EXERCISE REQUIREMENTS:
An exact transcription of all the data is the expected reply.

[Saved data entries]
◆ ◆ ◆ ◆ ◆ ◆ ◆

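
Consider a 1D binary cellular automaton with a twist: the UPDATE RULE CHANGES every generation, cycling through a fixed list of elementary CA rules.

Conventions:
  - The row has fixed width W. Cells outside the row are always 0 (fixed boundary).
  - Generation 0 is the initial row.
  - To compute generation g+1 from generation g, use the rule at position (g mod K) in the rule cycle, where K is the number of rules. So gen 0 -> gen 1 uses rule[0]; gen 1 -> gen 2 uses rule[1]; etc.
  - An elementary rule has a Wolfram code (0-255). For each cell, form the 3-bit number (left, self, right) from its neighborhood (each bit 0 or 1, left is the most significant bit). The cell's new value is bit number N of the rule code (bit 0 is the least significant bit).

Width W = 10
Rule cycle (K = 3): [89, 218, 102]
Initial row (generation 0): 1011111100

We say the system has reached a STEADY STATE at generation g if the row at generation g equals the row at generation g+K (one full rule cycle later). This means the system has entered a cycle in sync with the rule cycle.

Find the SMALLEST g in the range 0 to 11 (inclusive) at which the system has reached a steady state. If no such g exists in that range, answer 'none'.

Answer: 11

Derivation:
Gen 0: 1011111100
Gen 1 (rule 89): 0010000111
Gen 2 (rule 218): 0101001111
Gen 3 (rule 102): 1111010001
Gen 4 (rule 89): 1001001100
Gen 5 (rule 218): 0110111110
Gen 6 (rule 102): 1011000010
Gen 7 (rule 89): 0011111001
Gen 8 (rule 218): 0111111110
Gen 9 (rule 102): 1000000010
Gen 10 (rule 89): 0111111001
Gen 11 (rule 218): 1111111110
Gen 12 (rule 102): 0000000010
Gen 13 (rule 89): 1111111001
Gen 14 (rule 218): 1111111110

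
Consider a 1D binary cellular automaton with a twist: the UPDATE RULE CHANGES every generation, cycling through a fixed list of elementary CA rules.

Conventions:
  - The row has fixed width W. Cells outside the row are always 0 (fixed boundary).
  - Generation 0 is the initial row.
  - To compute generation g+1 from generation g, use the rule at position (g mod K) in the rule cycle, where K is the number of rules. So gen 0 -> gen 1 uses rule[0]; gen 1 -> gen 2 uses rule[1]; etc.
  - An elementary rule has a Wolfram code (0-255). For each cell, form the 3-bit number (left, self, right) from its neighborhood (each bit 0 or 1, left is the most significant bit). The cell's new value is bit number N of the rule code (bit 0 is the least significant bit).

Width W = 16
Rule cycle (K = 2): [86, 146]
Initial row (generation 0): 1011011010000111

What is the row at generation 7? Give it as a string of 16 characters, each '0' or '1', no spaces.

Gen 0: 1011011010000111
Gen 1 (rule 86): 1001001011001001
Gen 2 (rule 146): 0110110000110110
Gen 3 (rule 86): 1010011001010011
Gen 4 (rule 146): 0001100110001100
Gen 5 (rule 86): 0010111011010110
Gen 6 (rule 146): 0100010000000001
Gen 7 (rule 86): 1110111000000011

Answer: 1110111000000011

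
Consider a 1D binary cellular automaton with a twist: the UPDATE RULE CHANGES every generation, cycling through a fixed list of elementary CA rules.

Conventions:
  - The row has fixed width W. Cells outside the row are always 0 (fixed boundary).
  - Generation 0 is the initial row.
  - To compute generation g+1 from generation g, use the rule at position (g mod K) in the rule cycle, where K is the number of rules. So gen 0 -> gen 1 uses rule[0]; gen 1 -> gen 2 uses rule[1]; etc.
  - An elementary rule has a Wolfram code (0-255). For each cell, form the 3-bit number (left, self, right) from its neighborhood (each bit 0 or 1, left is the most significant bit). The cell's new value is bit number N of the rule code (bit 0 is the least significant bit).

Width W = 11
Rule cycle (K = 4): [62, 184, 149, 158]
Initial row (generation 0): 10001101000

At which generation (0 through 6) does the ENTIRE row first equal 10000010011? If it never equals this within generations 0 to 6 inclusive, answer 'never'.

Gen 0: 10001101000
Gen 1 (rule 62): 11011011100
Gen 2 (rule 184): 10110111010
Gen 3 (rule 149): 10000010011
Gen 4 (rule 158): 11000111110
Gen 5 (rule 62): 10101100001
Gen 6 (rule 184): 01011010000

Answer: 3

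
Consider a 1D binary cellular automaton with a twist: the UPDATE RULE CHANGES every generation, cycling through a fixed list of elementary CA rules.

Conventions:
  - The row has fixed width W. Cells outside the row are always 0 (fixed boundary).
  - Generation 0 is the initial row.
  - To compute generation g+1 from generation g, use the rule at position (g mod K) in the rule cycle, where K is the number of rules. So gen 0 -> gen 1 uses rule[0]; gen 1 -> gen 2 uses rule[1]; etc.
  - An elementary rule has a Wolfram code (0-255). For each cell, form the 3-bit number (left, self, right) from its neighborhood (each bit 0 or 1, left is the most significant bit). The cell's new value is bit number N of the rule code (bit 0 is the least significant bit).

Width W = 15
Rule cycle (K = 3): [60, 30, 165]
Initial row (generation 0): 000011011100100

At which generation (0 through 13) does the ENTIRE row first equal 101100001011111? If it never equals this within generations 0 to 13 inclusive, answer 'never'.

Gen 0: 000011011100100
Gen 1 (rule 60): 000010110010110
Gen 2 (rule 30): 000110101110101
Gen 3 (rule 165): 110001110101111
Gen 4 (rule 60): 101001001111000
Gen 5 (rule 30): 101111111000100
Gen 6 (rule 165): 110111110010101
Gen 7 (rule 60): 101100001011111
Gen 8 (rule 30): 101010011010000
Gen 9 (rule 165): 111110000110111
Gen 10 (rule 60): 100001000101100
Gen 11 (rule 30): 110011101101010
Gen 12 (rule 165): 000001010011110
Gen 13 (rule 60): 000001111010001

Answer: 7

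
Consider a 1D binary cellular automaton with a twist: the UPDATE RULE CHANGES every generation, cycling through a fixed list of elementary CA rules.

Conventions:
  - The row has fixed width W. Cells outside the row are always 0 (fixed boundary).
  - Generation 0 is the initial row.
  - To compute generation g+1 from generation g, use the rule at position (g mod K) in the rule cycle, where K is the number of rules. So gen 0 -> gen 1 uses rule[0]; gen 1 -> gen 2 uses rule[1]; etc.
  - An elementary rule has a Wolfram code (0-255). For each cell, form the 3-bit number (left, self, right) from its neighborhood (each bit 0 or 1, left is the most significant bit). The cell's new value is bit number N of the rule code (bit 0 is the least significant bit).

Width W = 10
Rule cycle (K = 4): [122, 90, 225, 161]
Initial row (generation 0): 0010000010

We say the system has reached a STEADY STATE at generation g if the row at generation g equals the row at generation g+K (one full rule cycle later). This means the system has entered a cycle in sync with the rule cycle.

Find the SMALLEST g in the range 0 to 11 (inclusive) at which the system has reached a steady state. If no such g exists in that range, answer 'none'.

Gen 0: 0010000010
Gen 1 (rule 122): 0101000101
Gen 2 (rule 90): 1000101000
Gen 3 (rule 225): 0010010011
Gen 4 (rule 161): 1000000000
Gen 5 (rule 122): 0100000000
Gen 6 (rule 90): 1010000000
Gen 7 (rule 225): 0100111111
Gen 8 (rule 161): 0000011110
Gen 9 (rule 122): 0000110011
Gen 10 (rule 90): 0001111111
Gen 11 (rule 225): 1100111111
Gen 12 (rule 161): 0000011110
Gen 13 (rule 122): 0000110011
Gen 14 (rule 90): 0001111111
Gen 15 (rule 225): 1100111111

Answer: 8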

◆ ◆ ◆ ◆ ◆ ◆ ◆

EXERCISE ANSWER:
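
Consider a 1D binary cellular automaton with a twist: the UPDATE RULE CHANGES every generation, cycling through a fixed list of elementary CA rules.

Conventions:
  - The row has fixed width W. Cells outside the row are always 0 (fixed boundary).
  - Generation 0 is the initial row.
  - To compute generation g+1 from generation g, use the rule at position (g mod K) in the rule cycle, where K is the number of rules. So gen 0 -> gen 1 uses rule[0]; gen 1 -> gen 2 uses rule[1]; etc.
  - An elementary rule has a Wolfram code (0-255). For each cell, form the 3-bit number (left, self, right) from its neighborhood (each bit 0 or 1, left is the most significant bit). The cell's new value is bit number N of the rule code (bit 0 is the least significant bit).

Width W = 10
Rule cycle (K = 3): [89, 218, 102]
Initial row (generation 0): 1011111100

We say the system has reached a STEADY STATE at generation g if the row at generation g equals the row at generation g+K (one full rule cycle later). This means the system has entered a cycle in sync with the rule cycle.

Find the SMALLEST g in the range 0 to 11 (inclusive) at which the system has reached a steady state. If no such g exists in that range, answer 'none'.

Answer: 11

Derivation:
Gen 0: 1011111100
Gen 1 (rule 89): 0010000111
Gen 2 (rule 218): 0101001111
Gen 3 (rule 102): 1111010001
Gen 4 (rule 89): 1001001100
Gen 5 (rule 218): 0110111110
Gen 6 (rule 102): 1011000010
Gen 7 (rule 89): 0011111001
Gen 8 (rule 218): 0111111110
Gen 9 (rule 102): 1000000010
Gen 10 (rule 89): 0111111001
Gen 11 (rule 218): 1111111110
Gen 12 (rule 102): 0000000010
Gen 13 (rule 89): 1111111001
Gen 14 (rule 218): 1111111110

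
Consider a 1D binary cellular automaton with a twist: the UPDATE RULE CHANGES every generation, cycling through a fixed list of elementary CA rules.

Conventions:
  - The row has fixed width W. Cells outside the row are always 0 (fixed boundary).
  - Generation 0 is the initial row.
  - To compute generation g+1 from generation g, use the rule at position (g mod K) in the rule cycle, where K is the number of rules. So gen 0 -> gen 1 uses rule[0]; gen 1 -> gen 2 uses rule[1]; etc.
  - An elementary rule has a Wolfram code (0-255). For each cell, form the 3-bit number (left, self, right) from its neighborhood (each bit 0 or 1, left is the most significant bit). The cell's new value is bit number N of the rule code (bit 0 is the least significant bit).

Width W = 16
Rule cycle (K = 2): [86, 146]
Initial row (generation 0): 1011011010000111

What is the row at generation 7? Give it as a string of 16 characters, each '0' or '1', no spaces.

Gen 0: 1011011010000111
Gen 1 (rule 86): 1001001011001001
Gen 2 (rule 146): 0110110000110110
Gen 3 (rule 86): 1010011001010011
Gen 4 (rule 146): 0001100110001100
Gen 5 (rule 86): 0010111011010110
Gen 6 (rule 146): 0100010000000001
Gen 7 (rule 86): 1110111000000011

Answer: 1110111000000011

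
Consider a 1D binary cellular automaton with a twist: the UPDATE RULE CHANGES every generation, cycling through a fixed list of elementary CA rules.

Conventions:
  - The row has fixed width W. Cells outside the row are always 0 (fixed boundary).
  - Generation 0 is the initial row.
  - To compute generation g+1 from generation g, use the rule at position (g mod K) in the rule cycle, where K is the number of rules. So gen 0 -> gen 1 uses rule[0]; gen 1 -> gen 2 uses rule[1]; etc.
  - An elementary rule has a Wolfram code (0-255). For each cell, form the 3-bit number (left, self, right) from its neighborhood (each bit 0 or 1, left is the most significant bit). The cell's new value is bit number N of the rule code (bit 0 is the least significant bit).

Width W = 11
Rule cycle (K = 4): [62, 184, 149, 158]
Initial row (generation 0): 10001101000

At which generation (0 through 6) does the ENTIRE row first equal 10000010011? If it never equals this within generations 0 to 6 inclusive, answer 'never'.

Gen 0: 10001101000
Gen 1 (rule 62): 11011011100
Gen 2 (rule 184): 10110111010
Gen 3 (rule 149): 10000010011
Gen 4 (rule 158): 11000111110
Gen 5 (rule 62): 10101100001
Gen 6 (rule 184): 01011010000

Answer: 3

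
Consider a 1D binary cellular automaton with a twist: the UPDATE RULE CHANGES every generation, cycling through a fixed list of elementary CA rules.

Conventions:
  - The row has fixed width W. Cells outside the row are always 0 (fixed boundary).
  - Generation 0 is the initial row.
  - To compute generation g+1 from generation g, use the rule at position (g mod K) in the rule cycle, where K is the number of rules. So gen 0 -> gen 1 uses rule[0]; gen 1 -> gen 2 uses rule[1]; etc.
  - An elementary rule has a Wolfram code (0-255). For each cell, form the 3-bit number (left, self, right) from its neighborhood (each bit 0 or 1, left is the most significant bit). The cell's new value is bit number N of the rule code (bit 0 is the least significant bit).

Width W = 15
Rule cycle (K = 3): [60, 30, 165]
Initial row (generation 0): 000011011100100

At which generation (0 through 13) does the ENTIRE row first equal 101100001011111? If it never equals this within generations 0 to 13 inclusive, answer 'never'.

Gen 0: 000011011100100
Gen 1 (rule 60): 000010110010110
Gen 2 (rule 30): 000110101110101
Gen 3 (rule 165): 110001110101111
Gen 4 (rule 60): 101001001111000
Gen 5 (rule 30): 101111111000100
Gen 6 (rule 165): 110111110010101
Gen 7 (rule 60): 101100001011111
Gen 8 (rule 30): 101010011010000
Gen 9 (rule 165): 111110000110111
Gen 10 (rule 60): 100001000101100
Gen 11 (rule 30): 110011101101010
Gen 12 (rule 165): 000001010011110
Gen 13 (rule 60): 000001111010001

Answer: 7

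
Consider a 1D binary cellular automaton with a twist: the UPDATE RULE CHANGES every generation, cycling through a fixed list of elementary CA rules.

Conventions:
  - The row has fixed width W. Cells outside the row are always 0 (fixed boundary).
  - Generation 0 is the initial row.
  - To compute generation g+1 from generation g, use the rule at position (g mod K) in the rule cycle, where K is the number of rules. So gen 0 -> gen 1 uses rule[0]; gen 1 -> gen 2 uses rule[1]; etc.
  - An elementary rule has a Wolfram code (0-255). For each cell, form the 3-bit number (left, self, right) from its neighborhood (each bit 0 or 1, left is the most significant bit). The cell's new value is bit number N of the rule code (bit 0 is the least significant bit).

Width W = 10
Rule cycle (K = 4): [122, 90, 225, 161]
Initial row (generation 0): 0010000010

We say the system has reached a STEADY STATE at generation g if the row at generation g equals the row at generation g+K (one full rule cycle later). This means the system has entered a cycle in sync with the rule cycle.

Find the SMALLEST g in the range 0 to 11 (inclusive) at which the system has reached a steady state. If no such g exists in that range, answer 'none'.

Gen 0: 0010000010
Gen 1 (rule 122): 0101000101
Gen 2 (rule 90): 1000101000
Gen 3 (rule 225): 0010010011
Gen 4 (rule 161): 1000000000
Gen 5 (rule 122): 0100000000
Gen 6 (rule 90): 1010000000
Gen 7 (rule 225): 0100111111
Gen 8 (rule 161): 0000011110
Gen 9 (rule 122): 0000110011
Gen 10 (rule 90): 0001111111
Gen 11 (rule 225): 1100111111
Gen 12 (rule 161): 0000011110
Gen 13 (rule 122): 0000110011
Gen 14 (rule 90): 0001111111
Gen 15 (rule 225): 1100111111

Answer: 8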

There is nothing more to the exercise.